Return only those lines of the material that contain "predeceased".
........
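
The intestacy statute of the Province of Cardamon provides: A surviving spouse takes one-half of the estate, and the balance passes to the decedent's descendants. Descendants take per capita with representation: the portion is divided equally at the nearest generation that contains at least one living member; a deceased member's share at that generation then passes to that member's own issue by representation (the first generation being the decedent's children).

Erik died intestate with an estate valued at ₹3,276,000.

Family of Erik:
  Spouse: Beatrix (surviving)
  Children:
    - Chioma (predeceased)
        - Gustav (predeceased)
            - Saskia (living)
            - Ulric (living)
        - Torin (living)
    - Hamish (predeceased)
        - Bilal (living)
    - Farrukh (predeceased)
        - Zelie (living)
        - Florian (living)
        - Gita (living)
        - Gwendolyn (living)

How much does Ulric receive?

Beatrix takes one-half of ₹3,276,000 = ₹1,638,000. The remaining ₹1,638,000 passes to the descendants.
No child survives, so the initial division is made at the grandchildren's generation.
The descendants' portion (₹1,638,000) is divided into 7 shares of ₹234,000: Torin, Bilal, Zelie, Florian, Gita, and Gwendolyn each take ₹234,000; Gustav's ₹234,000 share passes to Gustav's issue.
Gustav's share (₹234,000) is divided into 2 shares of ₹117,000: Saskia and Ulric each take ₹117,000.

Ulric receives ₹117,000.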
........
## Reply
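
    - Chioma (predeceased)
        - Gustav (predeceased)
    - Hamish (predeceased)
    - Farrukh (predeceased)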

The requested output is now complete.